━━ WORKING DATA ━━

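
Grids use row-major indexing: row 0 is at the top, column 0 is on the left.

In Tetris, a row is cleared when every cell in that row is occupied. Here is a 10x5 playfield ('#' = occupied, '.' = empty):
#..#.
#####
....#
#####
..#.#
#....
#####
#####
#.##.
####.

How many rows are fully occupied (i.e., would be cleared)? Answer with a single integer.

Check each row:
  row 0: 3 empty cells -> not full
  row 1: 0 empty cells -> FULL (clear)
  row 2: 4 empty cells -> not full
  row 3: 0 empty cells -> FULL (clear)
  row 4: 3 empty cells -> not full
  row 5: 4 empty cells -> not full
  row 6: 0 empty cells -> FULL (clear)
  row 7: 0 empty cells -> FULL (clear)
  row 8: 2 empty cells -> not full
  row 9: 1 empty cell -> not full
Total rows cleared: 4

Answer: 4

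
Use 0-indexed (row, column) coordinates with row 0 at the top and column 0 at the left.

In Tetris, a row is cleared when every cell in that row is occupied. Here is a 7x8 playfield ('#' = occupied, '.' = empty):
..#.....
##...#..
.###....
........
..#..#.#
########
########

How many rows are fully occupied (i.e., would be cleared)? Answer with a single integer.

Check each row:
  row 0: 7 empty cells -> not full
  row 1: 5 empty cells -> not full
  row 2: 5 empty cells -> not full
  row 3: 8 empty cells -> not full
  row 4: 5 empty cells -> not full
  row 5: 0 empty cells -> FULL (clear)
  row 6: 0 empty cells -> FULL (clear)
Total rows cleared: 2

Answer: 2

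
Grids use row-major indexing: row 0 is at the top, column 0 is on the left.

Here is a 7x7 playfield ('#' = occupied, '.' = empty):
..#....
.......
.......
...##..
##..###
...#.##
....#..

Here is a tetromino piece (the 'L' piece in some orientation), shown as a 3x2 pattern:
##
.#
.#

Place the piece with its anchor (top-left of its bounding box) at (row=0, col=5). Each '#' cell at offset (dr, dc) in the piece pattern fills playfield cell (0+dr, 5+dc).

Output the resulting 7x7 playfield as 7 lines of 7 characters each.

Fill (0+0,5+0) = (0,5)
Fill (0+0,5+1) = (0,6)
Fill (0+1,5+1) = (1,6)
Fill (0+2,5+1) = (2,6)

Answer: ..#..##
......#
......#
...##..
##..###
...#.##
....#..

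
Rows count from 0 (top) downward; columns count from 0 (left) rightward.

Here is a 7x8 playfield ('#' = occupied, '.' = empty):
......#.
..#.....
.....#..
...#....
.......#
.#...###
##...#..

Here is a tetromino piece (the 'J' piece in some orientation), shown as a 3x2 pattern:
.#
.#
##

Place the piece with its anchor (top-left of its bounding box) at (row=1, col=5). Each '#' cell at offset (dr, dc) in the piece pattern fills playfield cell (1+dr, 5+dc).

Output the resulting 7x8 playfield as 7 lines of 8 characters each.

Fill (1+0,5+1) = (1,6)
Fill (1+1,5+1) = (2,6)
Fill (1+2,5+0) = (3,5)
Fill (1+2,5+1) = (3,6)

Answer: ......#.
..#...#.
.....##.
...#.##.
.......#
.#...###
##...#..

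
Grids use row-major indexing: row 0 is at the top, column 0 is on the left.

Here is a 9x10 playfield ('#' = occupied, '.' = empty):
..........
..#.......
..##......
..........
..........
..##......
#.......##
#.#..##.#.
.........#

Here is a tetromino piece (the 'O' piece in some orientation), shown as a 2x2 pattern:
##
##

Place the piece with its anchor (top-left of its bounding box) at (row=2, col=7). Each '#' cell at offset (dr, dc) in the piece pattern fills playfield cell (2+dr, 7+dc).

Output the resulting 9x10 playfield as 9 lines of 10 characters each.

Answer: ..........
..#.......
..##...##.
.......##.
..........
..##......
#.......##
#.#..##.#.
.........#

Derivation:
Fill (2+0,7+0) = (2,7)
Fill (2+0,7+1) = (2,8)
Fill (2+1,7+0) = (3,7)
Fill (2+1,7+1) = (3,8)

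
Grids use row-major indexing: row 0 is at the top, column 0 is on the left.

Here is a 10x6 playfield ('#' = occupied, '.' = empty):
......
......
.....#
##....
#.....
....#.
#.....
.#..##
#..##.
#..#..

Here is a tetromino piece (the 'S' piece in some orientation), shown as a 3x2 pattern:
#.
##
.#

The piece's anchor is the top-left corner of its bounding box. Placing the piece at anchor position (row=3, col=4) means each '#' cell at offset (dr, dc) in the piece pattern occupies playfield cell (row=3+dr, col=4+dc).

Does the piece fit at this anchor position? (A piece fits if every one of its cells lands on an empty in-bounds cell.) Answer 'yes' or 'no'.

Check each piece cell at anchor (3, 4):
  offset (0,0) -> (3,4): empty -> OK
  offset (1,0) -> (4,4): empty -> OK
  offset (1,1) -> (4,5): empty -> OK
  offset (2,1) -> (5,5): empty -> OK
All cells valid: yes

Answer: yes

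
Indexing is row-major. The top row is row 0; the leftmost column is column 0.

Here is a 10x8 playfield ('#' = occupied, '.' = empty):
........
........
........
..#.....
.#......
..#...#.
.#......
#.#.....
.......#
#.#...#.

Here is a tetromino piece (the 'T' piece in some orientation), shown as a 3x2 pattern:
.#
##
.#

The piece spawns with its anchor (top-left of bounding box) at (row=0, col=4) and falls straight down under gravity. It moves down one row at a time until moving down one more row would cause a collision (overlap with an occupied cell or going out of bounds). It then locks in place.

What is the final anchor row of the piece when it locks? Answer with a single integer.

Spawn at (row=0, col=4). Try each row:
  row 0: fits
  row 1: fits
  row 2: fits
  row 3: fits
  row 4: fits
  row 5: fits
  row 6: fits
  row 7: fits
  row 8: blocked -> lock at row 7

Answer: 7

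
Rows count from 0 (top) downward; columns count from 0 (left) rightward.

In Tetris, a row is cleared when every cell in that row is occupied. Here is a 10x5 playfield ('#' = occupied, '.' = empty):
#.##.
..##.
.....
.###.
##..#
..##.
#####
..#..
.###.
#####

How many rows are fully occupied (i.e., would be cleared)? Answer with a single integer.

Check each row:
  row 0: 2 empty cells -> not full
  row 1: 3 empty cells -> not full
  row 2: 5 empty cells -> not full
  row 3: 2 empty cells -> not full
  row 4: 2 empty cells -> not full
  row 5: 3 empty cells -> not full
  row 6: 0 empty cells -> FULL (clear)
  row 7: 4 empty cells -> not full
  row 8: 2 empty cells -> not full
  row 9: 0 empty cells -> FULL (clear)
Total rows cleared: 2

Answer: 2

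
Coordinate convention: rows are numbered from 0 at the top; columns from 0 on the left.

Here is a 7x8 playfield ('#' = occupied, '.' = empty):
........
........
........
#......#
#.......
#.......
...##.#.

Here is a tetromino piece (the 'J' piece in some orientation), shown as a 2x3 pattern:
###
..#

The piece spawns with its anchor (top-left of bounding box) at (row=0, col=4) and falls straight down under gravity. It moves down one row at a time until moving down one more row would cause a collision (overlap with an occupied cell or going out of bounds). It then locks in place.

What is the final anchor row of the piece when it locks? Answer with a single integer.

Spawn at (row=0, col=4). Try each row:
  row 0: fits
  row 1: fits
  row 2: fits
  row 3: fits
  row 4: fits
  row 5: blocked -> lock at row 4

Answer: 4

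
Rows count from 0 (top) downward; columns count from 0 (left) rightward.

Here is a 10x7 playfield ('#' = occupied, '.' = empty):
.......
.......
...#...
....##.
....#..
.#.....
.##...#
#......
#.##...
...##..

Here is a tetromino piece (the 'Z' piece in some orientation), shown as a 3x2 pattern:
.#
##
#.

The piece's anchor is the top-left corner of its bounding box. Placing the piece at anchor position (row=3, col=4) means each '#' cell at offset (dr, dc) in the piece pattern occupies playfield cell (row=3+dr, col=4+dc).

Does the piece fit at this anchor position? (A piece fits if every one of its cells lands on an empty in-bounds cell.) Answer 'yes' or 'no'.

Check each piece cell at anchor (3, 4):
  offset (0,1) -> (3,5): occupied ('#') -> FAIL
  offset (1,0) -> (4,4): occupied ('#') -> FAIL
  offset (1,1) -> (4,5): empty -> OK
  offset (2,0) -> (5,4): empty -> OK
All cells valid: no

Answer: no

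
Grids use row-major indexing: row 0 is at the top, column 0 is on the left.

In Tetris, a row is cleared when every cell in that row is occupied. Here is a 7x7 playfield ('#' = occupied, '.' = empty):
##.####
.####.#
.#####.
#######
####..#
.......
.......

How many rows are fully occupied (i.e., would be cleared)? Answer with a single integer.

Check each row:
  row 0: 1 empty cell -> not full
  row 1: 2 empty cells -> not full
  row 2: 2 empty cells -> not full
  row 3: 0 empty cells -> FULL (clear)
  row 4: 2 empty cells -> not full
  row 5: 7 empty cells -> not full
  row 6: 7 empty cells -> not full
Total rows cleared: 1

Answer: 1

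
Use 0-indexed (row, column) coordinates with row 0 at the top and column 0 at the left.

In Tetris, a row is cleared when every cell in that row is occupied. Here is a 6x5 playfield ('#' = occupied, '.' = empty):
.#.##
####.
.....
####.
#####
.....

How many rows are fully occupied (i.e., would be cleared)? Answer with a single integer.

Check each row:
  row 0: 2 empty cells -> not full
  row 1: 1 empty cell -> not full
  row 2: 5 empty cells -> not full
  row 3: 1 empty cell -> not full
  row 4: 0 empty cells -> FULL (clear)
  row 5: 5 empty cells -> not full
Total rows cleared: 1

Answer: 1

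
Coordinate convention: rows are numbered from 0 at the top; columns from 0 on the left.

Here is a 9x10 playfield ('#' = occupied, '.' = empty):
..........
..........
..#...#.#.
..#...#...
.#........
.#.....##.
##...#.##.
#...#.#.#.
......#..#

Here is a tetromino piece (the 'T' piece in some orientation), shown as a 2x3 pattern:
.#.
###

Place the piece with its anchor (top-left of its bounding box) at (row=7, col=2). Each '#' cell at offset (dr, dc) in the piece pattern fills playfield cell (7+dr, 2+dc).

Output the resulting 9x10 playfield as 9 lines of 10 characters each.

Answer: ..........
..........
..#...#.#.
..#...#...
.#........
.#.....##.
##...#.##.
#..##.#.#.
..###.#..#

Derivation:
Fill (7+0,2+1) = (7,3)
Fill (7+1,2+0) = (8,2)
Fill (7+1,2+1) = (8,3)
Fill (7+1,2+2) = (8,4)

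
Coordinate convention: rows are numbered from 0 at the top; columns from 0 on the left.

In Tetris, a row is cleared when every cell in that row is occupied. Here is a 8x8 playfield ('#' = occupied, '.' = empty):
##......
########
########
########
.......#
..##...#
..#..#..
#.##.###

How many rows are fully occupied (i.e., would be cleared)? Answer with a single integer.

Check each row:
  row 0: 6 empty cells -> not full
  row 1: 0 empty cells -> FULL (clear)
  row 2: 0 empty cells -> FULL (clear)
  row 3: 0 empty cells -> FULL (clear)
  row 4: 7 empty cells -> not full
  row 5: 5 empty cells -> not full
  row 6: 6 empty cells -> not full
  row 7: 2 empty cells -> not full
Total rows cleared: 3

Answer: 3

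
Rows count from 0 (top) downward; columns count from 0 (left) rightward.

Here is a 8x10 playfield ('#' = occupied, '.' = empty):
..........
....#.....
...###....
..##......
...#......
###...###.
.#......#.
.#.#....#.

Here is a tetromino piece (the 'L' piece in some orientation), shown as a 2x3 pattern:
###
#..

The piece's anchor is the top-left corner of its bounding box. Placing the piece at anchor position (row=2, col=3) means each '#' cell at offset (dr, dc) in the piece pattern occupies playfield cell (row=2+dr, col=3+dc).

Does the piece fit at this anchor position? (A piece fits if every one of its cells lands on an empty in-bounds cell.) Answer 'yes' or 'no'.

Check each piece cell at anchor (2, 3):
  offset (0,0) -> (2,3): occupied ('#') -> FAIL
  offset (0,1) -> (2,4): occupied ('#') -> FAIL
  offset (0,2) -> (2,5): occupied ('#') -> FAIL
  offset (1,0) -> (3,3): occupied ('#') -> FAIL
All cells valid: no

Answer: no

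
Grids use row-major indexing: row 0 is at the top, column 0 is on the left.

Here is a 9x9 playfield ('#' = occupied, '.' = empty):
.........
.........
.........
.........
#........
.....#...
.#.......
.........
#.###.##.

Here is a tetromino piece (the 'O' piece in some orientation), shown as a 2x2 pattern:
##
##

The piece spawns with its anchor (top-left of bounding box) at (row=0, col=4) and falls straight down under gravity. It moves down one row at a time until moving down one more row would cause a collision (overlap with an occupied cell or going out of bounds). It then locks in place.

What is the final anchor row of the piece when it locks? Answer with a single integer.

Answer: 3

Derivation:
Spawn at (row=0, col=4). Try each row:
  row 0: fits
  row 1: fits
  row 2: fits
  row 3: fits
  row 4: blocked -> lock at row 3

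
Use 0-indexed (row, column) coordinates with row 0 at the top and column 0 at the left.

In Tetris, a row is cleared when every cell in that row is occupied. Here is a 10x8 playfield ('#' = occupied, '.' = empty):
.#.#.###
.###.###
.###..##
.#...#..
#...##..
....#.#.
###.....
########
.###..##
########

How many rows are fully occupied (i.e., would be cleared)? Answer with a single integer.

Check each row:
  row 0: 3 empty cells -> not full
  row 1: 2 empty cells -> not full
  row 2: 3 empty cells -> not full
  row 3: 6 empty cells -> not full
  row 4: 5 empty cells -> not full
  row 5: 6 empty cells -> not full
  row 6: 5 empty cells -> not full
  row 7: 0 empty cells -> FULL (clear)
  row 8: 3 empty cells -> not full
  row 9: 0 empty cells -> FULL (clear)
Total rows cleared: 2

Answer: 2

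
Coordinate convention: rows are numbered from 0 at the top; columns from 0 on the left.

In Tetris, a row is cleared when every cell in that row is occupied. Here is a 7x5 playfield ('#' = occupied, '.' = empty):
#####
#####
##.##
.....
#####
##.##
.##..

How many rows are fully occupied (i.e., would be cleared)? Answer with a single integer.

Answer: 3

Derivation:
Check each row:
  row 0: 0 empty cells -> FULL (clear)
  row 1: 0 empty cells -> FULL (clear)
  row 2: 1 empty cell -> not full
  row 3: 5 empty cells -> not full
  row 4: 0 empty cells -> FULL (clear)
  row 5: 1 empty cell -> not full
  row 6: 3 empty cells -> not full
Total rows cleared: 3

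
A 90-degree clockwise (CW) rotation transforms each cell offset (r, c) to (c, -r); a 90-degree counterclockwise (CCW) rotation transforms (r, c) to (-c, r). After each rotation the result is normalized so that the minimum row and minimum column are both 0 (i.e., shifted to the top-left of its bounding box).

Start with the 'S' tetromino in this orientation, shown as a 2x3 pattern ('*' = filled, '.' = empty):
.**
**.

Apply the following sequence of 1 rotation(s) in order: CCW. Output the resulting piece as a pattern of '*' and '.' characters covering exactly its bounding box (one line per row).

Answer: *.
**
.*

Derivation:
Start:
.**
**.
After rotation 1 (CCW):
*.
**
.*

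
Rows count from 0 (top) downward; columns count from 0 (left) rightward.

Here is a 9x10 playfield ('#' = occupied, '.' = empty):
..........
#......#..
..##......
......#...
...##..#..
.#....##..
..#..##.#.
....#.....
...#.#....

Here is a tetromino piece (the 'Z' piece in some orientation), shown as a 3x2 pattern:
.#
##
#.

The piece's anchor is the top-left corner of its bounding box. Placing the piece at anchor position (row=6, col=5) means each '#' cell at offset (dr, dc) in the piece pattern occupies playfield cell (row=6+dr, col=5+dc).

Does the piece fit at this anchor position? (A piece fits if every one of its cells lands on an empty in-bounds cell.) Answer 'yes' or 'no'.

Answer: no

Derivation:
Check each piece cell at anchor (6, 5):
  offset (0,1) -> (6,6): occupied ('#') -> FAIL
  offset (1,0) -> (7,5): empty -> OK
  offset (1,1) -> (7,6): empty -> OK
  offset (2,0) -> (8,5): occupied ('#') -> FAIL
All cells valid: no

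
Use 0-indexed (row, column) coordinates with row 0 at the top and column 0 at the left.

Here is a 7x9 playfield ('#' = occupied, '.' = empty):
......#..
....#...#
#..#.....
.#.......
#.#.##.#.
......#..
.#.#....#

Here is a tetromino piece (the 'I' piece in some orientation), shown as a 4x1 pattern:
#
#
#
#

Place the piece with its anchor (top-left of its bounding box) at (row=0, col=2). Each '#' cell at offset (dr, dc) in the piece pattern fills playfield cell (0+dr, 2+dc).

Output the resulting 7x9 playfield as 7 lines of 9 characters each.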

━━━

- ABOUT THIS TASK -
The expected output is each line of the records above that includes the word "Placing".

- OUTPUT BELOW -
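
The piece's anchor is the top-left corner of its bounding box. Placing the piece at anchor position (row=3, col=4) means each '#' cell at offset (dr, dc) in the piece pattern occupies playfield cell (row=3+dr, col=4+dc).
The piece's anchor is the top-left corner of its bounding box. Placing the piece at anchor position (row=3, col=4) means each '#' cell at offset (dr, dc) in the piece pattern occupies playfield cell (row=3+dr, col=4+dc).
The piece's anchor is the top-left corner of its bounding box. Placing the piece at anchor position (row=2, col=3) means each '#' cell at offset (dr, dc) in the piece pattern occupies playfield cell (row=2+dr, col=3+dc).
The piece's anchor is the top-left corner of its bounding box. Placing the piece at anchor position (row=6, col=5) means each '#' cell at offset (dr, dc) in the piece pattern occupies playfield cell (row=6+dr, col=5+dc).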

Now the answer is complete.